[Dataset excerpts]
§

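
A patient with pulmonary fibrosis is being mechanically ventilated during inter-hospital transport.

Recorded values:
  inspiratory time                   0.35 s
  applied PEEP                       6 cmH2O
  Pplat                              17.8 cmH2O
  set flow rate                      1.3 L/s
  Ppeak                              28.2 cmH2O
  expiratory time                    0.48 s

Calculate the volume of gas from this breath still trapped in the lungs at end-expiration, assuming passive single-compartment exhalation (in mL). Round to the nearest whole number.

Vt = flow × Ti = 1.3 L/s × 0.35 s × 1000 mL/L = 455.0 mL.
R = (PIP − Pplat)/V̇ = (28.2 − 17.8) / 1.3 = 10.4/1.3 = 8.0 cmH2O·s/L.
C = Vt/(Pplat − PEEP) = 455.0 / (17.8 − 6) = 455.0/11.8 = 38.559 mL/cmH2O.
τ = R × C = 8.0 × 0.03856 L/cmH2O = 0.3085 s.
Fraction remaining = e^(−Te/τ) = e^(−0.48/0.3085) = 0.211.
Trapped volume = 455.0 × 0.211 = 96.005 mL.

96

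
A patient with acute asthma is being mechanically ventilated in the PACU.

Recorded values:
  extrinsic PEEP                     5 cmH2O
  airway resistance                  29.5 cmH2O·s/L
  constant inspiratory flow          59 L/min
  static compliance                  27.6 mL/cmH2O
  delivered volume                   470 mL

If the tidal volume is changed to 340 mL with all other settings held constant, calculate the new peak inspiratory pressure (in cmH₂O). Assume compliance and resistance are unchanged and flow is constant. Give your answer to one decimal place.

46.3

Flow: 59 L/min ÷ 60 = 0.9833 L/s.
PIP = Vt/C + R·V̇ + PEEP (constant-flow equation of motion).
Only the elastic term changes: ΔPIP = ΔVt / C = (340 − 470) / 27.6 = -4.71 cmH2O.
Original PIP = 470/27.6 + 29.5×0.9833 + 5 = 51.036 cmH2O; new PIP = 51.036 + (-4.71) = 46.326 cmH2O.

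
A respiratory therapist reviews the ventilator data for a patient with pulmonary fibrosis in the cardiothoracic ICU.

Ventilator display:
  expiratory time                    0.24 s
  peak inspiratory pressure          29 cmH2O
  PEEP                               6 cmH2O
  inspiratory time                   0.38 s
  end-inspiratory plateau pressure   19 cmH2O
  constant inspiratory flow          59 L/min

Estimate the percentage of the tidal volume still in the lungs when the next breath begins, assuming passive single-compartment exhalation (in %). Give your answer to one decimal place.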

§

PROBLEM REQUIREMENTS: Starting with the first entry and ending with the last, give all of them again unchanged.

RESULT OF THIS TASK:
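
A patient with pulmonary fibrosis is being mechanically ventilated during inter-hospital transport.

Recorded values:
  inspiratory time                   0.35 s
  applied PEEP                       6 cmH2O
  Pplat                              17.8 cmH2O
  set flow rate                      1.3 L/s
  Ppeak                              28.2 cmH2O
  expiratory time                    0.48 s

Calculate the volume of gas from this breath still trapped in the lungs at end-expiration, assuming passive single-compartment exhalation (in mL). Round to the nearest whole number.

Vt = flow × Ti = 1.3 L/s × 0.35 s × 1000 mL/L = 455.0 mL.
R = (PIP − Pplat)/V̇ = (28.2 − 17.8) / 1.3 = 10.4/1.3 = 8.0 cmH2O·s/L.
C = Vt/(Pplat − PEEP) = 455.0 / (17.8 − 6) = 455.0/11.8 = 38.559 mL/cmH2O.
τ = R × C = 8.0 × 0.03856 L/cmH2O = 0.3085 s.
Fraction remaining = e^(−Te/τ) = e^(−0.48/0.3085) = 0.211.
Trapped volume = 455.0 × 0.211 = 96.005 mL.

96

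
A patient with acute asthma is being mechanically ventilated in the PACU.

Recorded values:
  extrinsic PEEP                     5 cmH2O
  airway resistance                  29.5 cmH2O·s/L
  constant inspiratory flow          59 L/min
  static compliance                  27.6 mL/cmH2O
  delivered volume                   470 mL

If the tidal volume is changed to 340 mL with all other settings held constant, calculate the new peak inspiratory pressure (in cmH₂O). Assume compliance and resistance are unchanged and flow is constant. Give your answer to one decimal place.

46.3

Flow: 59 L/min ÷ 60 = 0.9833 L/s.
PIP = Vt/C + R·V̇ + PEEP (constant-flow equation of motion).
Only the elastic term changes: ΔPIP = ΔVt / C = (340 − 470) / 27.6 = -4.71 cmH2O.
Original PIP = 470/27.6 + 29.5×0.9833 + 5 = 51.036 cmH2O; new PIP = 51.036 + (-4.71) = 46.326 cmH2O.

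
A respiratory therapist reviews the ventilator data for a patient with pulmonary fibrosis in the cardiothoracic ICU.

Ventilator display:
  expiratory time                    0.24 s
  peak inspiratory pressure          29 cmH2O
  PEEP                               6 cmH2O
  inspiratory time                   0.38 s
  end-inspiratory plateau pressure   19 cmH2O
  constant inspiratory flow          59 L/min

Estimate the percentage of the tidal volume still in the lungs when the next breath begins, assuming passive single-compartment exhalation (in %). Give your answer to one decimal place.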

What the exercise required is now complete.